__What this task involves__: From the entries, copy every line that carries the string "over".
# # # #
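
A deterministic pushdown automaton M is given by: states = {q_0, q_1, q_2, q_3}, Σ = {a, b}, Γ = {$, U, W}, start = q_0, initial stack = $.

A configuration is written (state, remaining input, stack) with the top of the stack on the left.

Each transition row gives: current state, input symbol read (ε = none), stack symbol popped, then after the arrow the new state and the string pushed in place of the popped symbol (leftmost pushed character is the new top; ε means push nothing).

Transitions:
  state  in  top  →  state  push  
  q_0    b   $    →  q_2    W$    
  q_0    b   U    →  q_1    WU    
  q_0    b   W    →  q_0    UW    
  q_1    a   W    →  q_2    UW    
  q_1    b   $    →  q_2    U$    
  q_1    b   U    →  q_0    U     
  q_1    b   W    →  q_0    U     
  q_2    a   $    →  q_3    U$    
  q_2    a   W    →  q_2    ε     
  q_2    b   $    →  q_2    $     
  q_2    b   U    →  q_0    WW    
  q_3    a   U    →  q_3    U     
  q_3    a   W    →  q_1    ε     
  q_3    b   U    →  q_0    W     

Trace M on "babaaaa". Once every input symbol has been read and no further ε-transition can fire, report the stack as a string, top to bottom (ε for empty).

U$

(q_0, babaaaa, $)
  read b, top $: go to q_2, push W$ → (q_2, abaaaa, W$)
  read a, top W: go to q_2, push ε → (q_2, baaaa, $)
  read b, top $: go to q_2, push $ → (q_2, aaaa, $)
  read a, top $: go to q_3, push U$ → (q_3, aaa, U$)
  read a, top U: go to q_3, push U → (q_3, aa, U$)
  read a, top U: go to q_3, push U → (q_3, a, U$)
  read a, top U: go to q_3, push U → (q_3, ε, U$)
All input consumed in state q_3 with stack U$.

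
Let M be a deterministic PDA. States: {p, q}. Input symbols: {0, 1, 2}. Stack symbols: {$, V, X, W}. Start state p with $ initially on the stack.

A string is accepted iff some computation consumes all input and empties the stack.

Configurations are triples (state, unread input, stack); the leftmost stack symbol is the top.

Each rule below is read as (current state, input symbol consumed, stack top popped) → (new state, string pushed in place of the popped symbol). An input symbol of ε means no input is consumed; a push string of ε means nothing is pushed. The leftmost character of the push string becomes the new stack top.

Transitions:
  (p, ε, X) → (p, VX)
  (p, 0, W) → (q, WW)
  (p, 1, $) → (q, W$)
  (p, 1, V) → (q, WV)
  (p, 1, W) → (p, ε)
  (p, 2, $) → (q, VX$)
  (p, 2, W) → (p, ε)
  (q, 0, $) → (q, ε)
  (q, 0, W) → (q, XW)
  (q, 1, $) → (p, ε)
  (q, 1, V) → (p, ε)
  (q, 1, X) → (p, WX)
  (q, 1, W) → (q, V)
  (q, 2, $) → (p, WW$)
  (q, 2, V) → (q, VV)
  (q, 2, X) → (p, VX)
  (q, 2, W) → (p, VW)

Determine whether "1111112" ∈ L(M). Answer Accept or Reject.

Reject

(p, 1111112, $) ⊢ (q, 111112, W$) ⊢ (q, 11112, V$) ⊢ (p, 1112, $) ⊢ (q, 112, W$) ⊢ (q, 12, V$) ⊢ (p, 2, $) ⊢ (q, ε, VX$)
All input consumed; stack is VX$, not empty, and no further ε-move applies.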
# # # #
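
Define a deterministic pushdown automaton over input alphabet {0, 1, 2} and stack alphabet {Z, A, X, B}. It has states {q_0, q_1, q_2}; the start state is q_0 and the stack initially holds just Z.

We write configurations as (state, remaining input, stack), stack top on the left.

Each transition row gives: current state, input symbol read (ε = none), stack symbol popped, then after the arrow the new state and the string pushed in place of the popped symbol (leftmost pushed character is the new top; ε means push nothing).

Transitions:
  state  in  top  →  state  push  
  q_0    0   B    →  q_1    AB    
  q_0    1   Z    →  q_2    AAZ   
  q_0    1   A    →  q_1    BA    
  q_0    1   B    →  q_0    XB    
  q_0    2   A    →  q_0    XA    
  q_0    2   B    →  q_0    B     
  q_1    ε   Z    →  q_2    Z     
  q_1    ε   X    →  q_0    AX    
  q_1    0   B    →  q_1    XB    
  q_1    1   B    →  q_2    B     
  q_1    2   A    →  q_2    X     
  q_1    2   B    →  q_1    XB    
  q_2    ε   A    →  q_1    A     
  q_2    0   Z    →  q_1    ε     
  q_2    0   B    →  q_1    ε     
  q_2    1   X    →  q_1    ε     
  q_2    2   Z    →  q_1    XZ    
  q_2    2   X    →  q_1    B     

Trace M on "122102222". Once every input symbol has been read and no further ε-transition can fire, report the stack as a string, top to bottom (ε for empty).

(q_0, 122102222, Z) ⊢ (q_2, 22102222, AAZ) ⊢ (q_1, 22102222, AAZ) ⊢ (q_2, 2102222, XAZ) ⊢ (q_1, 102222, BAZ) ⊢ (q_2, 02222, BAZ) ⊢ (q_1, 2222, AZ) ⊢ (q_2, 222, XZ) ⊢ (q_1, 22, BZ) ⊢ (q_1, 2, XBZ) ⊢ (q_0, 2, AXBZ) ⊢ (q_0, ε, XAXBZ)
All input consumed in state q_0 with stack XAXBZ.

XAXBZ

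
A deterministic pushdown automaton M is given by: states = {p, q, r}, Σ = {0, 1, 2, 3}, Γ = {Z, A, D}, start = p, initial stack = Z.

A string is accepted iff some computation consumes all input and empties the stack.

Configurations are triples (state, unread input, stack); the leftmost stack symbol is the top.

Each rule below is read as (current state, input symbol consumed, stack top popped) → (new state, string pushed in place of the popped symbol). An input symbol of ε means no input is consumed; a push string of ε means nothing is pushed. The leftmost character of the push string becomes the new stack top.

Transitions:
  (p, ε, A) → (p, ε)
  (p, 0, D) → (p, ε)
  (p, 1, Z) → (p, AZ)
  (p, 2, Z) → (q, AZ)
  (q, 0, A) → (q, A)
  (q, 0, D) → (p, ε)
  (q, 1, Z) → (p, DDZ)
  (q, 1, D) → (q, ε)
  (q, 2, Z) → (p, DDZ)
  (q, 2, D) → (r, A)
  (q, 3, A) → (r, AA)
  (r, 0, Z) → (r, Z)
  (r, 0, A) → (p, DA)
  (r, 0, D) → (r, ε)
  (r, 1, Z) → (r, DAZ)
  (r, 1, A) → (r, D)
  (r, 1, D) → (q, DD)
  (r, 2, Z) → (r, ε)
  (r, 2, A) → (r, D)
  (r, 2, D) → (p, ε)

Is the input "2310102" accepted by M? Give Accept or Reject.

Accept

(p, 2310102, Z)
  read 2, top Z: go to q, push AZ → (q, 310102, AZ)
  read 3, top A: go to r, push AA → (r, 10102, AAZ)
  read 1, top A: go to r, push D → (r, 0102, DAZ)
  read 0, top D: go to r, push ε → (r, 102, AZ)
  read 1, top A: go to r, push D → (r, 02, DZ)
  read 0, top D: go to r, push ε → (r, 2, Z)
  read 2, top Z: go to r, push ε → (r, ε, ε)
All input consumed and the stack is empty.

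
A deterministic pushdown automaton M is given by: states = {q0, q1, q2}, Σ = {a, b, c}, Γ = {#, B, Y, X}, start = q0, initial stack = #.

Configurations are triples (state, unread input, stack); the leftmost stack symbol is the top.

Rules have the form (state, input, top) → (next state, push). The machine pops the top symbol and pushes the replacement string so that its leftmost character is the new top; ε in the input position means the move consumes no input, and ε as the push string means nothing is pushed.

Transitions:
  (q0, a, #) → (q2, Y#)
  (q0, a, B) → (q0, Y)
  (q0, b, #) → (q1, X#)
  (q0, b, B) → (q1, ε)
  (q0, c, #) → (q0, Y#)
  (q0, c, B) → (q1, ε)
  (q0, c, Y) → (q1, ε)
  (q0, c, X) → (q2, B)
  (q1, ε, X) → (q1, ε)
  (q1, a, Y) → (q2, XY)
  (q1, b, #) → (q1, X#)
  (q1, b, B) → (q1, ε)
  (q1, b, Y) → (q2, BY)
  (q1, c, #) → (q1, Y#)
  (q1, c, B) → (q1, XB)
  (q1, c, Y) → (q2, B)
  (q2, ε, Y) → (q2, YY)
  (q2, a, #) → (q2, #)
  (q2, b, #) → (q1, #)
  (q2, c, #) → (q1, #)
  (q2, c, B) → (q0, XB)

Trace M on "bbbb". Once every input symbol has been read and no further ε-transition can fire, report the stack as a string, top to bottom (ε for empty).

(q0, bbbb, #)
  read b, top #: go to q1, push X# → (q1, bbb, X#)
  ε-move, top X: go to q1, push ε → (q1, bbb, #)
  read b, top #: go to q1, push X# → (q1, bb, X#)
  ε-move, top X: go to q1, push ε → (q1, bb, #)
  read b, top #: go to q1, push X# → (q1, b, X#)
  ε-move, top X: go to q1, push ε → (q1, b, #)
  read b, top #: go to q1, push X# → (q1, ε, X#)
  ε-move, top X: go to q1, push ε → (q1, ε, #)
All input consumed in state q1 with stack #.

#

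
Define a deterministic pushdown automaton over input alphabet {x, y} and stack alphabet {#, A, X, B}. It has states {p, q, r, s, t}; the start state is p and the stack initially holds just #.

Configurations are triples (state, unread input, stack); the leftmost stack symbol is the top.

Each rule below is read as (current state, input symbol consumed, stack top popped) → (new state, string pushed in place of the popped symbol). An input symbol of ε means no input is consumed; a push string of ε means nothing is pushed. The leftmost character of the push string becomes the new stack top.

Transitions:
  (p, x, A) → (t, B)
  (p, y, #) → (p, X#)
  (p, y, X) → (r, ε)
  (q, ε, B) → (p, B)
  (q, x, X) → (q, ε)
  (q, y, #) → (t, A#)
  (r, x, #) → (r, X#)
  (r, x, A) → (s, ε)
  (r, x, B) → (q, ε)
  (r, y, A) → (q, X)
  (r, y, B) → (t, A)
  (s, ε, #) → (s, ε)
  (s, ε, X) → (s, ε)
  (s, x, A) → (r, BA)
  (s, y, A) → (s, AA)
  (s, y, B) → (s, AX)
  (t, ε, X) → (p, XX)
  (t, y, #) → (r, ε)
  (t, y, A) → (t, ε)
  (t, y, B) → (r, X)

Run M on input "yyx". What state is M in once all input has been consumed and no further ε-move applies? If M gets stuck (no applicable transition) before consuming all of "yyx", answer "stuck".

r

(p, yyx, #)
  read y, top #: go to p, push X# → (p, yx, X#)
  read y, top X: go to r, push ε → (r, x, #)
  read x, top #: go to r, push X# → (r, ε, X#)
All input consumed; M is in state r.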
# # # #
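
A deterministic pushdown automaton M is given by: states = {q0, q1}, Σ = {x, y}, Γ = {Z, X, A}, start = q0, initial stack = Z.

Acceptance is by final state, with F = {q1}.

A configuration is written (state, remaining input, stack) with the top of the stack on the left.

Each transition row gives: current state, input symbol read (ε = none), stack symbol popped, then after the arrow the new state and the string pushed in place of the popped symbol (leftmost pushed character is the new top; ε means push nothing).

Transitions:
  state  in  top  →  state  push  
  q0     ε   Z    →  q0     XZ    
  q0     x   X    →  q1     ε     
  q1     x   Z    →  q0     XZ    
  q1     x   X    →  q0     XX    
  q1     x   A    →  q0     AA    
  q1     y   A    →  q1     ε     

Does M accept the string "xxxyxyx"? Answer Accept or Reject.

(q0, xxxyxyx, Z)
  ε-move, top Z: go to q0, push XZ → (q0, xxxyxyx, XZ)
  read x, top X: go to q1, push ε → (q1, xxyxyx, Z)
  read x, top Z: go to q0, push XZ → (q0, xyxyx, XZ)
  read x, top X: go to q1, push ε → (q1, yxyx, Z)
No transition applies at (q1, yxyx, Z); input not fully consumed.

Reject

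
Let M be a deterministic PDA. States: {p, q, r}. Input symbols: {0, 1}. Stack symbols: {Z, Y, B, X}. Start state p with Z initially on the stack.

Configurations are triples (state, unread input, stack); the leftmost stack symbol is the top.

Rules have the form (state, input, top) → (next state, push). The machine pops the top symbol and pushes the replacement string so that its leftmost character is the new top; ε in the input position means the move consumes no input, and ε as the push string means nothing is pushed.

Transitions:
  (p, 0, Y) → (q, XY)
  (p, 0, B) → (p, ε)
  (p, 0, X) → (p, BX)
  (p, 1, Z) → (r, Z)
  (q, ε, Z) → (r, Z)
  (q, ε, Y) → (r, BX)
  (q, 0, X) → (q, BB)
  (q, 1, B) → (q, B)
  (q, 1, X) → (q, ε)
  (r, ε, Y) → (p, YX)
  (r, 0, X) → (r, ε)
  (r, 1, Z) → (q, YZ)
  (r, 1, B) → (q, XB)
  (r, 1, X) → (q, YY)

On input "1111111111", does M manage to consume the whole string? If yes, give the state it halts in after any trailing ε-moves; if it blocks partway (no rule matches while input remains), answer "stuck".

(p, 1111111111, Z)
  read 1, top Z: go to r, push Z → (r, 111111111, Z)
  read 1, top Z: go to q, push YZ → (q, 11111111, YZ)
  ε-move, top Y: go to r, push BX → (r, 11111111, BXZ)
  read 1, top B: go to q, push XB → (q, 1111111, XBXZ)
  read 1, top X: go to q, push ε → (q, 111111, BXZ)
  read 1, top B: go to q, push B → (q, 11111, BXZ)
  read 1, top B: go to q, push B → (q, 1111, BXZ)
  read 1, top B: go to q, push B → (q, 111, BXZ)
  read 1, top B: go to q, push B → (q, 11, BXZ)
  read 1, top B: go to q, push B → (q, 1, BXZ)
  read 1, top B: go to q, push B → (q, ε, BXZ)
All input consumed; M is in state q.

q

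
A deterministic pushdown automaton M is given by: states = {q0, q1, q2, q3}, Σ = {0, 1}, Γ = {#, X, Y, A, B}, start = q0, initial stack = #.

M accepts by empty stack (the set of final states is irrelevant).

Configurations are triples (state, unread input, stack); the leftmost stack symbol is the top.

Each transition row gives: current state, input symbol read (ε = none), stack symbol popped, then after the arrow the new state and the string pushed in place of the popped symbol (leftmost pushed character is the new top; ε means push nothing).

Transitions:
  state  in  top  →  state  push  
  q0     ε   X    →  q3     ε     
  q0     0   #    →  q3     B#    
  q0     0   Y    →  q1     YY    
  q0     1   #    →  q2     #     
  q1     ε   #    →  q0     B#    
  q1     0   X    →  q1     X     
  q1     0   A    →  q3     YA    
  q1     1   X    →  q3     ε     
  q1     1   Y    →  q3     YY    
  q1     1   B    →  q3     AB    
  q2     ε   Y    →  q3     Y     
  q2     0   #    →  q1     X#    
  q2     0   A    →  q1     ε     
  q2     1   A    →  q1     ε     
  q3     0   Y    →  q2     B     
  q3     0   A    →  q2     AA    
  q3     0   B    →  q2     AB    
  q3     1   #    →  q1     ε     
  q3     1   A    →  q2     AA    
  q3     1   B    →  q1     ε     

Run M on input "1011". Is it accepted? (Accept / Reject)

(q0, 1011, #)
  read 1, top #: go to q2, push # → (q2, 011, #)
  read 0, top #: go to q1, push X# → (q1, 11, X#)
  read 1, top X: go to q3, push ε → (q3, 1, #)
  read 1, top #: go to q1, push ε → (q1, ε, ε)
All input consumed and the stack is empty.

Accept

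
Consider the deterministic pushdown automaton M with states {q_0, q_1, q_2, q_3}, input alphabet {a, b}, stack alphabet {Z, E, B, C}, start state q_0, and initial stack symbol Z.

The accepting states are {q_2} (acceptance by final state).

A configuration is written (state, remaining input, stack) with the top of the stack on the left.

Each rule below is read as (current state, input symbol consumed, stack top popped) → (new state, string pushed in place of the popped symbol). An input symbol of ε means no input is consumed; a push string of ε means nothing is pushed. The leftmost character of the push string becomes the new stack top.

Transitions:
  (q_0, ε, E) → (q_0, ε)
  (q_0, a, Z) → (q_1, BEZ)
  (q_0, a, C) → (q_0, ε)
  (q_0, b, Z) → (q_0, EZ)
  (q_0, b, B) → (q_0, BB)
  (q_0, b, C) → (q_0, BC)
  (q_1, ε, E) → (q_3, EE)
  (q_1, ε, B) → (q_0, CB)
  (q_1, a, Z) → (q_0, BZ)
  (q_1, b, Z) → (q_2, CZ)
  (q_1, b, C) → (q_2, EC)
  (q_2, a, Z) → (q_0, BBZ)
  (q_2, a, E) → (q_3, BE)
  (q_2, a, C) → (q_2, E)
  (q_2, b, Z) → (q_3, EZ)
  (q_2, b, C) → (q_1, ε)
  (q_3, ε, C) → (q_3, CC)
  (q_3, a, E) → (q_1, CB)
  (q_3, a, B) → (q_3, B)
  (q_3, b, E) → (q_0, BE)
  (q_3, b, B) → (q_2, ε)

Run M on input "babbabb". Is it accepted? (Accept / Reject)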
# # # #
__Your solution__:
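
Define a deterministic pushdown automaton over input alphabet {0, 1, 2} and stack alphabet {Z, A, X, B}. It has states {q_0, q_1, q_2}; the start state is q_0 and the stack initially holds just Z.
Define a deterministic pushdown automaton over input alphabet {x, y} and stack alphabet {#, A, X, B}. It has states {p, q, r, s, t}; the start state is p and the stack initially holds just #.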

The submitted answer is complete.